--- PROBLEM ---
Somewhere below, one line contains "0–9 | 2300 |" and a later line contains "Each age band spans 10". Output those two lines and everything between them exactly, and nothing else.

--- DATA TO EXAMINE ---
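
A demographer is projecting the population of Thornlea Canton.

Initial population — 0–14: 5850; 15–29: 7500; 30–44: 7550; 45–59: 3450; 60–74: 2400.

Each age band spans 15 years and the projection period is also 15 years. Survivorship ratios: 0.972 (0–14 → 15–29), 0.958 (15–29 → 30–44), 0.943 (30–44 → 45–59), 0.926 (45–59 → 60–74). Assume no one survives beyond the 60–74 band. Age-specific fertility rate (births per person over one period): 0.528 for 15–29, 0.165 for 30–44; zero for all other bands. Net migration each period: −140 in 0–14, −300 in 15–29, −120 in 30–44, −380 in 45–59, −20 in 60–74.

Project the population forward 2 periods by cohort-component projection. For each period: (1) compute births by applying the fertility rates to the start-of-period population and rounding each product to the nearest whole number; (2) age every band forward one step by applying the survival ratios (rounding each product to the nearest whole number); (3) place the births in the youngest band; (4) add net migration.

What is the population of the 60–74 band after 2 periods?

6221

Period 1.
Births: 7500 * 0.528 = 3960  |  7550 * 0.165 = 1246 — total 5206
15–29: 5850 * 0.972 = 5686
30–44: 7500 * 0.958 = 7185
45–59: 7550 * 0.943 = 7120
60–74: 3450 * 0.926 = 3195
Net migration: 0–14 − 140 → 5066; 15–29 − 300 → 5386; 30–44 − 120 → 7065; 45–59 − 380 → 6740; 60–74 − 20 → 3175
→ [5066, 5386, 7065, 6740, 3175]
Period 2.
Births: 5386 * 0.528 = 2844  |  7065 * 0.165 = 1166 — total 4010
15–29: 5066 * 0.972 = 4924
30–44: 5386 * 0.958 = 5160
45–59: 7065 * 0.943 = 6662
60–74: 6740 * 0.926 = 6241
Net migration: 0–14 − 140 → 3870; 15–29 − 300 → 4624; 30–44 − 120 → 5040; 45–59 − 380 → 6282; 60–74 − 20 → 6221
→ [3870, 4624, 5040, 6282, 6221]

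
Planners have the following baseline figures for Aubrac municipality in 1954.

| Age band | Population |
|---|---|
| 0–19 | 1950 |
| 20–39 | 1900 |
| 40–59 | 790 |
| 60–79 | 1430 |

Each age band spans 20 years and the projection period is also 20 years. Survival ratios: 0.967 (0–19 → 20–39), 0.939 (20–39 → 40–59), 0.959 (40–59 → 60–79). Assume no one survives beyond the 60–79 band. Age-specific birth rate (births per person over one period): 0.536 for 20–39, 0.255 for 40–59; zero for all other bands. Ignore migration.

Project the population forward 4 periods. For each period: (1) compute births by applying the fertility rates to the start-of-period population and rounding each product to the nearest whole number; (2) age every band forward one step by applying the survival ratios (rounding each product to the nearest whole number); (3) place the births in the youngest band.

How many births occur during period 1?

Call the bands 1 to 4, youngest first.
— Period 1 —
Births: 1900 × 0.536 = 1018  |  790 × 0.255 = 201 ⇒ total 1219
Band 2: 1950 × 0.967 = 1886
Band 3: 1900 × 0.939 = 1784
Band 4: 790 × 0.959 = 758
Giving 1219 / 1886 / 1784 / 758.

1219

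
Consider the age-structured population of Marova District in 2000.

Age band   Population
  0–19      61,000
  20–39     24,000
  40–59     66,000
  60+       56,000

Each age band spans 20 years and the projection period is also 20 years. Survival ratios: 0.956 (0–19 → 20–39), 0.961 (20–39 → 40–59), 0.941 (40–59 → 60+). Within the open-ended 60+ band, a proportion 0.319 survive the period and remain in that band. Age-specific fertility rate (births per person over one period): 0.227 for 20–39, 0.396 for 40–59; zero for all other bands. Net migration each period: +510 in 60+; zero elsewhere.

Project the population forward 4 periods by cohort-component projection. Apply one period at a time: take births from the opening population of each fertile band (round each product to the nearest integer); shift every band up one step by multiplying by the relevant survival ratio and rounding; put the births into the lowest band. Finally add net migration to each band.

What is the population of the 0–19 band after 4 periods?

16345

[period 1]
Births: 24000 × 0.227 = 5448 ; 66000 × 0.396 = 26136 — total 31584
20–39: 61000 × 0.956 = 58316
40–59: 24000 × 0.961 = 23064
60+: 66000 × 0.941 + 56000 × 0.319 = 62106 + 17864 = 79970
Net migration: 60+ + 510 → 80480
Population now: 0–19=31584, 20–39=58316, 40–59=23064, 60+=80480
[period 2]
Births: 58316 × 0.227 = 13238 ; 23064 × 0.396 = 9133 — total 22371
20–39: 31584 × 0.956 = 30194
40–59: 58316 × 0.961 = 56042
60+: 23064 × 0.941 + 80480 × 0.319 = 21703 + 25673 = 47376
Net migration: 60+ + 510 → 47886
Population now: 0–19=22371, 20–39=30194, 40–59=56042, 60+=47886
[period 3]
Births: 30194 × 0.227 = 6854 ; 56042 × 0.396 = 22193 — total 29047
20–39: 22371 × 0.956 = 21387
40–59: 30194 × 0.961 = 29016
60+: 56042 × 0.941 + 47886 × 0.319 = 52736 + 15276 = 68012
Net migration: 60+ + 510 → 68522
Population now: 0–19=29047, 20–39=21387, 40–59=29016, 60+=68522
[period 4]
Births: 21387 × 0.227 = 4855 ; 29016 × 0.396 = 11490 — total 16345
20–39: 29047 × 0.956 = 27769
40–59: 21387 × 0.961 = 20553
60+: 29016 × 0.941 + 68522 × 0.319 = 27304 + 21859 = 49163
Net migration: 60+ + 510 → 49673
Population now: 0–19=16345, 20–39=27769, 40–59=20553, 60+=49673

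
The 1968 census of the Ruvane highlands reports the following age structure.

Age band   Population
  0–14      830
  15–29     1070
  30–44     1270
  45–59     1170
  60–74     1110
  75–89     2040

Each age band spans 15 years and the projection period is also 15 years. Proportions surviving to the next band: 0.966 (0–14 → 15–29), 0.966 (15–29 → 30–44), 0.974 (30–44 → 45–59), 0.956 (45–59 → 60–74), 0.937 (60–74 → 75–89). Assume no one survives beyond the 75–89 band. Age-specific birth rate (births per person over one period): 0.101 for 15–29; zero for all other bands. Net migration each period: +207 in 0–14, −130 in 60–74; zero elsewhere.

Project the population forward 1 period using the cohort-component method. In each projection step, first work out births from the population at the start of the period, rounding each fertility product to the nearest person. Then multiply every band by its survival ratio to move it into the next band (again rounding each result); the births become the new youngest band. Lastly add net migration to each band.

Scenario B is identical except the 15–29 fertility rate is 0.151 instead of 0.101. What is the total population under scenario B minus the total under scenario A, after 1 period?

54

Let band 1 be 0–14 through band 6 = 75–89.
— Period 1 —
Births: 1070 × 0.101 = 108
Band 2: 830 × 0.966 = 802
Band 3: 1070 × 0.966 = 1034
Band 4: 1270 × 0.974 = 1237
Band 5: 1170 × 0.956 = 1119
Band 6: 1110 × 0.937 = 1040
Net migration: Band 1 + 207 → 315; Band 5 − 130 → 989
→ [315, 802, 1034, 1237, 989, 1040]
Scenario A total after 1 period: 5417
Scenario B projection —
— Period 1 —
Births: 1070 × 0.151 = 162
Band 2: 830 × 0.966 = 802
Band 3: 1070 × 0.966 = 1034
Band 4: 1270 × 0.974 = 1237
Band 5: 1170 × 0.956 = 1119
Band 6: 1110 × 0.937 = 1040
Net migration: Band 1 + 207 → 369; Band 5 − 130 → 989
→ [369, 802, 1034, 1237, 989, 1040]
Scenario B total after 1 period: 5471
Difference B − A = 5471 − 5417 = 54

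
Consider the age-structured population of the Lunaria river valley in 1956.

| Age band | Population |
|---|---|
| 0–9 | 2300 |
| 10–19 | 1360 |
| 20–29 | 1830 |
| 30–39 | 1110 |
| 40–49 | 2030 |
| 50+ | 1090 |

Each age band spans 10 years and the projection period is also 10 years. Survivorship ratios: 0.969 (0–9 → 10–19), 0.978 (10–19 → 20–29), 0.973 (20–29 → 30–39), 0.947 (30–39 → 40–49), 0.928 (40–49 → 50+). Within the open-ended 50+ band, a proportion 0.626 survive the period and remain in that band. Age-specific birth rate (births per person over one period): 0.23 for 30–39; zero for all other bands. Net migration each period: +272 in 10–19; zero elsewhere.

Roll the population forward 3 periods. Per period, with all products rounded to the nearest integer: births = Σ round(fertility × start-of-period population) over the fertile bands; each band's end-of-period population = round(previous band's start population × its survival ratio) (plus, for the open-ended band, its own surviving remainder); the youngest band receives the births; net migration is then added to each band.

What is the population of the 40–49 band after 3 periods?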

--- RESPONSE TO THIS EXERCISE ---
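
| 0–9 | 2300 |
| 10–19 | 1360 |
| 20–29 | 1830 |
| 30–39 | 1110 |
| 40–49 | 2030 |
| 50+ | 1090 |

Each age band spans 10 years and the projection period is also 10 years. Survivorship ratios: 0.969 (0–9 → 10–19), 0.978 (10–19 → 20–29), 0.973 (20–29 → 30–39), 0.947 (30–39 → 40–49), 0.928 (40–49 → 50+). Within the open-ended 50+ band, a proportion 0.626 survive the period and remain in that band. Age-specific birth rate (births per person over one period): 0.23 for 30–39; zero for all other bands. Net migration each period: +272 in 10–19; zero elsewhere.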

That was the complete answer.